What needs to be done: Find the line containing "(C) Sn has a" in the data below and repeat it, along with all later lines, exactly through the last one.

Records:
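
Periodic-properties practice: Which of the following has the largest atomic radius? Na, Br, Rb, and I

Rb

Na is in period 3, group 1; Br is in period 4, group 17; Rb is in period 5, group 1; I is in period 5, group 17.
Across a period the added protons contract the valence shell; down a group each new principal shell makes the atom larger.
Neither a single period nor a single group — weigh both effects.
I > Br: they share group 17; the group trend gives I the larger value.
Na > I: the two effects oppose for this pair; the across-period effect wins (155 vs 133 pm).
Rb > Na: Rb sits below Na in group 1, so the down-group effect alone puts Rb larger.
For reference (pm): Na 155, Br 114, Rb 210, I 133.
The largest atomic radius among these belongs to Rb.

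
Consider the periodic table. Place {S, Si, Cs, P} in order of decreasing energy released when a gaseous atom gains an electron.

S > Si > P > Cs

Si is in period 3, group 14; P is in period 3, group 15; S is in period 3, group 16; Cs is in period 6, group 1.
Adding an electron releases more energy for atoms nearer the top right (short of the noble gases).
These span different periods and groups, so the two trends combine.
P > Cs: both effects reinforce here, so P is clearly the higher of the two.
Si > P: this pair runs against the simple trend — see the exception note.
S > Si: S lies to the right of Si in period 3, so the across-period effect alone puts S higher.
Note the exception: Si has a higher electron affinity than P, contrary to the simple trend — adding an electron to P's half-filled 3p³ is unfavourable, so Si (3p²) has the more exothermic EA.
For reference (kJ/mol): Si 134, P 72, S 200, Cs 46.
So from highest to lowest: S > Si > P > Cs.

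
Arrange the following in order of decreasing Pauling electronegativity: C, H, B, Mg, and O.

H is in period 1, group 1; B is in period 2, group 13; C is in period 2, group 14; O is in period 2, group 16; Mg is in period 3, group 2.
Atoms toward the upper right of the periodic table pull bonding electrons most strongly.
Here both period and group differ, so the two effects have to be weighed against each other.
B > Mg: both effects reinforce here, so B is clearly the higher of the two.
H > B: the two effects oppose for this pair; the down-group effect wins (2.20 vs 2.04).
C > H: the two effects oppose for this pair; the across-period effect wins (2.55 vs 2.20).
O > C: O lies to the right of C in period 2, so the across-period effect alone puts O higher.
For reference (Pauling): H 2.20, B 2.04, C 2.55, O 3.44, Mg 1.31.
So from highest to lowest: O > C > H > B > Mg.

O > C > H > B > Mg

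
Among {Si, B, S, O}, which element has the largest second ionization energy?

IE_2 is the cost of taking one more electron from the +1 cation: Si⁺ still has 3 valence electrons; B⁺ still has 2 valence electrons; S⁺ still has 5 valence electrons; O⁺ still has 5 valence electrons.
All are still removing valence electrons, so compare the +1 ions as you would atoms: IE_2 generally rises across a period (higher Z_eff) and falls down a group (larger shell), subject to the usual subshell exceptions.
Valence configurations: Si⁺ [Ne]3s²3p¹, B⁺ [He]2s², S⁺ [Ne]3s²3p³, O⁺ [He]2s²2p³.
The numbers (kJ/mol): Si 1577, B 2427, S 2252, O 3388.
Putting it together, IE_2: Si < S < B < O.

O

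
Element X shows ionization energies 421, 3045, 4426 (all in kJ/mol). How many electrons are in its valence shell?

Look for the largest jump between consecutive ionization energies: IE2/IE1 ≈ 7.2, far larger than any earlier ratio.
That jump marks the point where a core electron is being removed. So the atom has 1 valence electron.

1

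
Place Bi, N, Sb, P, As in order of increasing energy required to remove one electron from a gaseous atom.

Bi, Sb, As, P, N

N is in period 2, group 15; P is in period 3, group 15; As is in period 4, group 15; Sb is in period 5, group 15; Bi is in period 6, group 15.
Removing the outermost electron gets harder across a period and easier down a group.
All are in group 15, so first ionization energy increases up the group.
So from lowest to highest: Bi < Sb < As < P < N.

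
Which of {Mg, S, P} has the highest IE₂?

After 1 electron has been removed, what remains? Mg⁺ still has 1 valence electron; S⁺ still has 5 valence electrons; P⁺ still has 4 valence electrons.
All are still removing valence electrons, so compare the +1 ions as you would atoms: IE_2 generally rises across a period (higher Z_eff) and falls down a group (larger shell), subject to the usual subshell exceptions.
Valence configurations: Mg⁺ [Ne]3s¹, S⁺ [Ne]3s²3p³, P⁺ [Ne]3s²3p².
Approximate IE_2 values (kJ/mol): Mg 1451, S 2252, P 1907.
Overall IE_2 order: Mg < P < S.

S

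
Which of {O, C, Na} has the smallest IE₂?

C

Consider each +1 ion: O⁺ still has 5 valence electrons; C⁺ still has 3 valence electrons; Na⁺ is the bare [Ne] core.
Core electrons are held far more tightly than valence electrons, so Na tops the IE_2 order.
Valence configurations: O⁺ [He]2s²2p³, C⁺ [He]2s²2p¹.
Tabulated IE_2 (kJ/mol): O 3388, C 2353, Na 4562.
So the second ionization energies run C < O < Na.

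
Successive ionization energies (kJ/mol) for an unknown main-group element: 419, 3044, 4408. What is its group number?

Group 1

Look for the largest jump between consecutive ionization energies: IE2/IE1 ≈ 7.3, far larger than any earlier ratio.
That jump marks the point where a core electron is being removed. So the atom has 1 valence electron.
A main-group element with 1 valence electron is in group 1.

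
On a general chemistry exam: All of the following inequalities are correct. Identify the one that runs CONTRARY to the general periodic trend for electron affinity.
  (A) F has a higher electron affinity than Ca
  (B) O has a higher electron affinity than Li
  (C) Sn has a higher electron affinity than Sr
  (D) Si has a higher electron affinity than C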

Finished task:
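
  (C) Sn has a higher electron affinity than Sr
  (D) Si has a higher electron affinity than C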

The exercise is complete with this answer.